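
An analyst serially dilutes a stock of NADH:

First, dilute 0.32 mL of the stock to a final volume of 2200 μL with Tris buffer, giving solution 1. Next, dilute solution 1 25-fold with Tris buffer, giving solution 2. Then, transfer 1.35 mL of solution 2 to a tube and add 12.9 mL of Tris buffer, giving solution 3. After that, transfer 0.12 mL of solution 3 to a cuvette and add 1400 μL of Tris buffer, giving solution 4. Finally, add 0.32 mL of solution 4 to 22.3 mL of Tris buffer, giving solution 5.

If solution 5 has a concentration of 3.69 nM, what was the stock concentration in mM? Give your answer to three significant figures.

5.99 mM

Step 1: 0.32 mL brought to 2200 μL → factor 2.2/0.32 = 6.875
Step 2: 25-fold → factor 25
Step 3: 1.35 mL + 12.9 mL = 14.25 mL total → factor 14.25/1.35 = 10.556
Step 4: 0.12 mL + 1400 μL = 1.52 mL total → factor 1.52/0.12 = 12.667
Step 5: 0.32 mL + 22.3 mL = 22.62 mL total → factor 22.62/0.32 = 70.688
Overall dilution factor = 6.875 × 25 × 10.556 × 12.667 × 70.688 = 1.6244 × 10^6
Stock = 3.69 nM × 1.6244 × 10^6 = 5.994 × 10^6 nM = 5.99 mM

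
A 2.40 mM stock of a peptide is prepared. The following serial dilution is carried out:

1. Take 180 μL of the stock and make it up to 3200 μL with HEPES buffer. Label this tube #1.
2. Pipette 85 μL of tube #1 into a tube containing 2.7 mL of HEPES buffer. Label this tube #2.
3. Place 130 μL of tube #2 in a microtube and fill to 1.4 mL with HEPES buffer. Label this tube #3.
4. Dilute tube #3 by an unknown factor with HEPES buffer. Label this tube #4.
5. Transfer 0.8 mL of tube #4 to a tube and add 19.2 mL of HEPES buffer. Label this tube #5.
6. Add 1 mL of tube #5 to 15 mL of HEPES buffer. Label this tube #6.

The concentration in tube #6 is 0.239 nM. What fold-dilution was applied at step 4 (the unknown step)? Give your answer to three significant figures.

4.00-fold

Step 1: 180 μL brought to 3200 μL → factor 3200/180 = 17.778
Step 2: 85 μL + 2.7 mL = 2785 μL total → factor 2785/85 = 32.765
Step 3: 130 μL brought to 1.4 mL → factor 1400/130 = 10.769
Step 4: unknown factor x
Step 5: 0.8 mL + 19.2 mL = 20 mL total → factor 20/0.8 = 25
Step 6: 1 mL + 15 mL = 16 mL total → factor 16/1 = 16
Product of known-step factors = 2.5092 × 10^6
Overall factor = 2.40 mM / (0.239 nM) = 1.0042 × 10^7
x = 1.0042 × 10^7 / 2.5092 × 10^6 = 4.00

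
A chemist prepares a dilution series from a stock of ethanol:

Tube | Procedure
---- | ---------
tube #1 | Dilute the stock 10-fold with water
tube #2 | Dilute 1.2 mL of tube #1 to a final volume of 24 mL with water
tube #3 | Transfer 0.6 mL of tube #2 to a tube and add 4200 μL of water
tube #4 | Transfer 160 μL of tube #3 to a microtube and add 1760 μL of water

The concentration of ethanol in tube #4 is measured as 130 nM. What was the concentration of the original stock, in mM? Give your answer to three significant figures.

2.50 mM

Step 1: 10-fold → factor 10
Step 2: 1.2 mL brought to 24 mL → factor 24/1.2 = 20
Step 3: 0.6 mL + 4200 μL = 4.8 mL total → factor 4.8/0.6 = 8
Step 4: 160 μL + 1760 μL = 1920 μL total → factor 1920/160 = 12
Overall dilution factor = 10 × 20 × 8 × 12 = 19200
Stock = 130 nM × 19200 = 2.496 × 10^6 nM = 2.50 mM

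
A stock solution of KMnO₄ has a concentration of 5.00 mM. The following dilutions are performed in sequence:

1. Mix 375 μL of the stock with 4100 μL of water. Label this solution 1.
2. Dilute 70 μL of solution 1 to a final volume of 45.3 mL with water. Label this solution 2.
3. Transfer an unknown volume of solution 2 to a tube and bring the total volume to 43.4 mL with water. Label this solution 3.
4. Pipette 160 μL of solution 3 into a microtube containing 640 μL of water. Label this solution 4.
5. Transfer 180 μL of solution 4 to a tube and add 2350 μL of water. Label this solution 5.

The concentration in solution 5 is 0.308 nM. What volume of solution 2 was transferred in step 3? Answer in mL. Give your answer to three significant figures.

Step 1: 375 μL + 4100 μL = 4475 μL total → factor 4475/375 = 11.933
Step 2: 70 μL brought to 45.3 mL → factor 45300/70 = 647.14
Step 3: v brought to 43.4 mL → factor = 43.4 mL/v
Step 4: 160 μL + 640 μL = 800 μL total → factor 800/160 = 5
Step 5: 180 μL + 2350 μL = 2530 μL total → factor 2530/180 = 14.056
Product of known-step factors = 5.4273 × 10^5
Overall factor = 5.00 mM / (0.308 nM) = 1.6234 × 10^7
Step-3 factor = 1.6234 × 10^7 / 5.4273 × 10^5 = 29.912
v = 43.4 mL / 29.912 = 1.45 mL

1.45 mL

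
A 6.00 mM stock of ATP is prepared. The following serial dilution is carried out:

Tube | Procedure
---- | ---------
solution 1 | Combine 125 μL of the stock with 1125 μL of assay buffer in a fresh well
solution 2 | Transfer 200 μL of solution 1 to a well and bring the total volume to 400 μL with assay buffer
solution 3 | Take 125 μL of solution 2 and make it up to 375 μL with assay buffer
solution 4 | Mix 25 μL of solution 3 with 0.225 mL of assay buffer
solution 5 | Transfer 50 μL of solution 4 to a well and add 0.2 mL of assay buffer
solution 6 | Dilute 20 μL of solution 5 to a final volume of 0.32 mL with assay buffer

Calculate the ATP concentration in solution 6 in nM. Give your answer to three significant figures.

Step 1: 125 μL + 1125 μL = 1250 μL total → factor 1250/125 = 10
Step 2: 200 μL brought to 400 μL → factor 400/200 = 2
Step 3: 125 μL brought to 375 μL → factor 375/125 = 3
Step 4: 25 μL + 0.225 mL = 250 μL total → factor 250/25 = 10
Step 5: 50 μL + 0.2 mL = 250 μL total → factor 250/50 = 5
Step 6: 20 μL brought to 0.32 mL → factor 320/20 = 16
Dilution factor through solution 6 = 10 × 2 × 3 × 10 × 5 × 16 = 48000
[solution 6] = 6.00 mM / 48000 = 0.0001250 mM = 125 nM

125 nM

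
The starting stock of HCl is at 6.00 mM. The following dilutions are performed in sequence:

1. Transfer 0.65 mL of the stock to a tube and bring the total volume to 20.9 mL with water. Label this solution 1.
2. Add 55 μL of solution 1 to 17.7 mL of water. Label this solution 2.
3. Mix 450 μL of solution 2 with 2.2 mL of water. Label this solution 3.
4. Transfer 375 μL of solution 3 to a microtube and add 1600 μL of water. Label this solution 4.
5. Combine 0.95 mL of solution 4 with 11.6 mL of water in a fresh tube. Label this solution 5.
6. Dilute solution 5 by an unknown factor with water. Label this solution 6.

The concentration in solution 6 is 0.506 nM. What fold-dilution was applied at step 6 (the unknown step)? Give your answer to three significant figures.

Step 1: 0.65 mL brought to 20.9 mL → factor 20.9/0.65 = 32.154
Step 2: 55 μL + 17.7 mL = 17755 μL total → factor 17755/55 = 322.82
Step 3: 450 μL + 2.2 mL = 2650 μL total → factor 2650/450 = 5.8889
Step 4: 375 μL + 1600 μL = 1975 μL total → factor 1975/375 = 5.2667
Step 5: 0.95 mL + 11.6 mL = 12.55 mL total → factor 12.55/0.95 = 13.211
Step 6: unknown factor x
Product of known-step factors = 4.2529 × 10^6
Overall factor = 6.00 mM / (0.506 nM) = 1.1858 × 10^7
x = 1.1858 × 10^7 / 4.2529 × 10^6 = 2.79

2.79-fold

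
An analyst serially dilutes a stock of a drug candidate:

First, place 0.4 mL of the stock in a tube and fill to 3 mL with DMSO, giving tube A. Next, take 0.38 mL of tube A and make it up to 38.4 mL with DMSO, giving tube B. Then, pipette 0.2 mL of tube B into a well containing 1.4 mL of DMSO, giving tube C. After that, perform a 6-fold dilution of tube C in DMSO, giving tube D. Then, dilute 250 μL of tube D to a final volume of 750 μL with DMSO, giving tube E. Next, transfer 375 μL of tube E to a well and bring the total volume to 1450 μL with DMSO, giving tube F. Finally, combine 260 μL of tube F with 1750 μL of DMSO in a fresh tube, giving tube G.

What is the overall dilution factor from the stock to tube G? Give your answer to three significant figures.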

::::

§ The task
Go line by line through the data, copying each one that contains the word "serially".

§ Task result
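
An analyst serially dilutes a stock of NADH:
An analyst serially dilutes a stock of a drug candidate: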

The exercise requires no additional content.